Down to the last line, repeat the data below exactly.

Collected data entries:
--------

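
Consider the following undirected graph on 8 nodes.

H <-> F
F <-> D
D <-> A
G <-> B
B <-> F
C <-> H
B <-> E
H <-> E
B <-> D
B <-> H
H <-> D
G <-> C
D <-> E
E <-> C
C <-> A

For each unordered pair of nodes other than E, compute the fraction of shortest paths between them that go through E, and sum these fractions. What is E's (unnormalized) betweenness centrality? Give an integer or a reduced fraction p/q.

2/3

Pairs whose geodesics pass through E — B–C: 1/3; C–D: 1/3.
All other pairs contribute 0.
Summing the contributions gives betweenness(E) = 2/3.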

--------

RESULT OF THIS EXERCISE:
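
Consider the following undirected graph on 8 nodes.

H <-> F
F <-> D
D <-> A
G <-> B
B <-> F
C <-> H
B <-> E
H <-> E
B <-> D
B <-> H
H <-> D
G <-> C
D <-> E
E <-> C
C <-> A

For each unordered pair of nodes other than E, compute the fraction of shortest paths between them that go through E, and sum these fractions. What is E's (unnormalized) betweenness centrality? Give an integer or a reduced fraction p/q.

2/3

Pairs whose geodesics pass through E — B–C: 1/3; C–D: 1/3.
All other pairs contribute 0.
Summing the contributions gives betweenness(E) = 2/3.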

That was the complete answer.